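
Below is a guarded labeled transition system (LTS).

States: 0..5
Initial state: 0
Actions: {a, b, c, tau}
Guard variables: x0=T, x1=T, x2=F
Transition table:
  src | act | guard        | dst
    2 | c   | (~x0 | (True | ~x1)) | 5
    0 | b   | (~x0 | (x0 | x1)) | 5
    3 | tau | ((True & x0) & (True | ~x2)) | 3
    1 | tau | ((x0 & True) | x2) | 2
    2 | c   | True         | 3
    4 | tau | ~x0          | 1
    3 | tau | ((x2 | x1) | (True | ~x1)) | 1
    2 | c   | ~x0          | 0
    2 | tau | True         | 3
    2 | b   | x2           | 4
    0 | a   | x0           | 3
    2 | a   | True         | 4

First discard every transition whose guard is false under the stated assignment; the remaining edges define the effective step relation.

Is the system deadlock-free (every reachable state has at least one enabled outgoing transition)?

R = {0,1,2,3,4,5}
  0: a→3  b→5  [2 out]
  1: tau→2  [1 out]
  2: a→4  c→3  c→5  tau→3  [4 out]
  3: tau→1  tau→3  [2 out]
  4: ∅  [deadlock]
  5: ∅  [deadlock]
witness 4: a·tau·tau·a

Answer: DEADLOCK at state 4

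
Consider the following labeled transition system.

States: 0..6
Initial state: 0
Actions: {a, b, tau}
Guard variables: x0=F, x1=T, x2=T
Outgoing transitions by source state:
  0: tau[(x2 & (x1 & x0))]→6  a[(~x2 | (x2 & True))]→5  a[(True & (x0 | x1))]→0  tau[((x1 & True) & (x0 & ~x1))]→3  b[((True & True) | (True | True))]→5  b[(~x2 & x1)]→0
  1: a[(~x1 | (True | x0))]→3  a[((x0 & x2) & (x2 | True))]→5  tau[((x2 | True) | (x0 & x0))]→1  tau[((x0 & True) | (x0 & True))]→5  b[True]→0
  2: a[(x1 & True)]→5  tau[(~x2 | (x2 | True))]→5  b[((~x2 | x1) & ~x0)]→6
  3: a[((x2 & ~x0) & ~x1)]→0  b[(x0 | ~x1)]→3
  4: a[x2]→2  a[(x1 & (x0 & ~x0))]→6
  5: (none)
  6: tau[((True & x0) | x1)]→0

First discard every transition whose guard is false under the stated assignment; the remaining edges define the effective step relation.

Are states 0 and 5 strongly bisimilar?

Answer: NOT BISIMILAR

Analysis:
Refine partition for ~:
  π0 = {{0,1,2,3,4,5,6}}
  π1 = {{0},{1,2},{3,5},{4},{6}}
  π2 = {{0},{1},{2},{3,5},{4},{6}}
Fixed point at round 3; 6 class(es).
0∈{0}, 5∈{3,5}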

○ ○ ○

_WHAT TO DO_
Output the records again in full. Keep every character as written.

_SOLUTION_
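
Below is a guarded labeled transition system (LTS).

States: 0..5
Initial state: 0
Actions: {a, b, c, tau}
Guard variables: x0=T, x1=T, x2=F
Transition table:
  src | act | guard        | dst
    2 | c   | (~x0 | (True | ~x1)) | 5
    0 | b   | (~x0 | (x0 | x1)) | 5
    3 | tau | ((True & x0) & (True | ~x2)) | 3
    1 | tau | ((x0 & True) | x2) | 2
    2 | c   | True         | 3
    4 | tau | ~x0          | 1
    3 | tau | ((x2 | x1) | (True | ~x1)) | 1
    2 | c   | ~x0          | 0
    2 | tau | True         | 3
    2 | b   | x2           | 4
    0 | a   | x0           | 3
    2 | a   | True         | 4

First discard every transition whose guard is false under the stated assignment; the remaining edges define the effective step relation.

Is the system deadlock-free (every reachable state has at least one enabled outgoing transition)?

R = {0,1,2,3,4,5}
  0: a→3  b→5  [2 out]
  1: tau→2  [1 out]
  2: a→4  c→3  c→5  tau→3  [4 out]
  3: tau→1  tau→3  [2 out]
  4: ∅  [deadlock]
  5: ∅  [deadlock]
witness 4: a·tau·tau·a

Answer: DEADLOCK at state 4

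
Consider the following labeled transition system.

States: 0..6
Initial state: 0
Actions: {a, b, tau}
Guard variables: x0=F, x1=T, x2=T
Outgoing transitions by source state:
  0: tau[(x2 & (x1 & x0))]→6  a[(~x2 | (x2 & True))]→5  a[(True & (x0 | x1))]→0  tau[((x1 & True) & (x0 & ~x1))]→3  b[((True & True) | (True | True))]→5  b[(~x2 & x1)]→0
  1: a[(~x1 | (True | x0))]→3  a[((x0 & x2) & (x2 | True))]→5  tau[((x2 | True) | (x0 & x0))]→1  tau[((x0 & True) | (x0 & True))]→5  b[True]→0
  2: a[(x1 & True)]→5  tau[(~x2 | (x2 | True))]→5  b[((~x2 | x1) & ~x0)]→6
  3: a[((x2 & ~x0) & ~x1)]→0  b[(x0 | ~x1)]→3
  4: a[x2]→2  a[(x1 & (x0 & ~x0))]→6
  5: (none)
  6: tau[((True & x0) | x1)]→0

First discard every transition whose guard is false under the stated assignment; the remaining edges define the effective step relation.

Are states 0 and 5 strongly bisimilar?

Answer: NOT BISIMILAR

Analysis:
Refine partition for ~:
  π0 = {{0,1,2,3,4,5,6}}
  π1 = {{0},{1,2},{3,5},{4},{6}}
  π2 = {{0},{1},{2},{3,5},{4},{6}}
Fixed point at round 3; 6 class(es).
0∈{0}, 5∈{3,5}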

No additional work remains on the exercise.